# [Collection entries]
%%

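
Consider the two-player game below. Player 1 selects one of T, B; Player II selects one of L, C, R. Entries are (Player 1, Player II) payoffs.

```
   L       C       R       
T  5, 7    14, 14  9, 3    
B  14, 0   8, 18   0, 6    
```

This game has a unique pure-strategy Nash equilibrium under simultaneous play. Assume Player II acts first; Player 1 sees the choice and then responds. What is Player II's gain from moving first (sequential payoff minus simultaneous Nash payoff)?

0

Solve by backward induction (Player II leads).
- L: Player 1 compares 5, 14 and picks B; Player II would get 0.
- C: Player 1 compares 14, 8 and picks T; Player II would get 14.
- R: Player 1 compares 9, 0 and picks T; Player II would get 3.
Player II's induced payoffs are 0, 14, 3, so Player II commits to C. Subgame-perfect outcome: (T, C) with payoffs (14, 14).
Under simultaneous play:
Player 1's best replies: L→B; C→T; R→T.
Player II's best replies: T→C; B→C.
Only (T, C) has each player best-responding; Nash payoffs (14, 14).
Player II's commitment gain: 14 − 14 = 0.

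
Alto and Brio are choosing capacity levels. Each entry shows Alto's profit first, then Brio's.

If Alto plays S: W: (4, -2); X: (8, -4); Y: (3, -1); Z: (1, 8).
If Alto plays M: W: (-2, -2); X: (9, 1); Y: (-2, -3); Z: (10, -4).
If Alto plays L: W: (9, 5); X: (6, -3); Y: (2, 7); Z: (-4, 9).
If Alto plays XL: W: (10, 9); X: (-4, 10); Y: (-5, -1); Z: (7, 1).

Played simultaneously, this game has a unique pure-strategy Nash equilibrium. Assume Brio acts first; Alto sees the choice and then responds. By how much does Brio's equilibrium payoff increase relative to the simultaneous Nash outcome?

8

Work backward from Alto's decision.
- W: Alto compares 4, -2, 9, 10 and picks XL; Brio would get 9.
- X: Alto compares 8, 9, 6, -4 and picks M; Brio would get 1.
- Y: Alto compares 3, -2, 2, -5 and picks S; Brio would get -1.
- Z: Alto compares 1, 10, -4, 7 and picks M; Brio would get -4.
Brio's induced payoffs are 9, 1, -1, -4, so Brio commits to W. Subgame-perfect outcome: (XL, W) with payoffs (10, 9).
For the simultaneous game, intersect best replies.
Alto's best replies: W→XL; X→M; Y→S; Z→M.
Brio's best replies: S→Z; M→X; L→Z; XL→X.
Only (M, X) has each player best-responding; Nash payoffs (9, 1).
Brio's commitment gain: 9 − 1 = 8.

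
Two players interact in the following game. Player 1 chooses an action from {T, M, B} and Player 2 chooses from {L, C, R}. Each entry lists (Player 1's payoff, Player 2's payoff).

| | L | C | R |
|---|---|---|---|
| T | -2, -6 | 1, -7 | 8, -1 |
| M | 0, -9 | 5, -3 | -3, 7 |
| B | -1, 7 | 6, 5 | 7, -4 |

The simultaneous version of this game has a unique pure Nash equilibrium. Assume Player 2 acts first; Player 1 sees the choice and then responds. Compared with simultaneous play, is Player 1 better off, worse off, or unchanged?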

%%

# [What needs to be done]
Sift the data above for lines with "entry", then copy each one.

# [Answer box]
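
Alto and Brio are choosing capacity levels. Each entry shows Alto's profit first, then Brio's.
Two players interact in the following game. Player 1 chooses an action from {T, M, B} and Player 2 chooses from {L, C, R}. Each entry lists (Player 1's payoff, Player 2's payoff).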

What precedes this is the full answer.